[Saved entries]
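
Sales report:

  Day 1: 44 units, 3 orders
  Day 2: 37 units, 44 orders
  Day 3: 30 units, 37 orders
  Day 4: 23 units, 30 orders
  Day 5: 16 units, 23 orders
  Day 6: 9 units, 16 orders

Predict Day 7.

Units: −7 each step; 44, 37, 30, 23, 16, 9 → 2.
For the orders, always the previous value of the units: 3, 44, 37, 30, 23, 16 → 9.
Combining the parts gives 2 units, 9 orders.

2 units, 9 orders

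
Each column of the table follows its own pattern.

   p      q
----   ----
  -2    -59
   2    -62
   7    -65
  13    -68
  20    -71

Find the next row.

Column p: -2, 2, 7, 13, 20 → 28 (differences are 4, 5, 6, … (increasing by 1 each time)).
Column q goes -59, -62, -65, -68, -71 → -74 (−3 each step).
Putting it together: 28  -74.

28  -74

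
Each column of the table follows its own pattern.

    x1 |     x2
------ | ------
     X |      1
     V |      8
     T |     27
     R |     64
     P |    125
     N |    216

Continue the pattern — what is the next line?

L  343

For the column x1, letters move back 2 places in the alphabet: X, V, T, R, P, N → L.
Column x2 goes 1, 8, 27, 64, 125, 216 → 343 (perfect cubes: 1³, 2³, 3³, …).
So the next line is L  343.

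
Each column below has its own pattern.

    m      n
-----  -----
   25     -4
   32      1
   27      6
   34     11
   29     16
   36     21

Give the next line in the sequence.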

### WORK TASK
Copy every entry exactly as it is given.

### ANSWER SPACE
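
Sales report:

  Day 1: 44 units, 3 orders
  Day 2: 37 units, 44 orders
  Day 3: 30 units, 37 orders
  Day 4: 23 units, 30 orders
  Day 5: 16 units, 23 orders
  Day 6: 9 units, 16 orders

Predict Day 7.

Units: −7 each step; 44, 37, 30, 23, 16, 9 → 2.
For the orders, always the previous value of the units: 3, 44, 37, 30, 23, 16 → 9.
Combining the parts gives 2 units, 9 orders.

2 units, 9 orders

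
Each column of the table follows its own pattern.

   p      q
----   ----
  -2    -59
   2    -62
   7    -65
  13    -68
  20    -71

Find the next row.

Column p: -2, 2, 7, 13, 20 → 28 (differences are 4, 5, 6, … (increasing by 1 each time)).
Column q goes -59, -62, -65, -68, -71 → -74 (−3 each step).
Putting it together: 28  -74.

28  -74

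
Each column of the table follows its own pattern.

    x1 |     x2
------ | ------
     X |      1
     V |      8
     T |     27
     R |     64
     P |    125
     N |    216

Continue the pattern — what is the next line?

L  343

For the column x1, letters move back 2 places in the alphabet: X, V, T, R, P, N → L.
Column x2 goes 1, 8, 27, 64, 125, 216 → 343 (perfect cubes: 1³, 2³, 3³, …).
So the next line is L  343.

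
Each column below has its own pattern.

    m      n
-----  -----
   25     -4
   32      1
   27      6
   34     11
   29     16
   36     21

Give the next line in the sequence.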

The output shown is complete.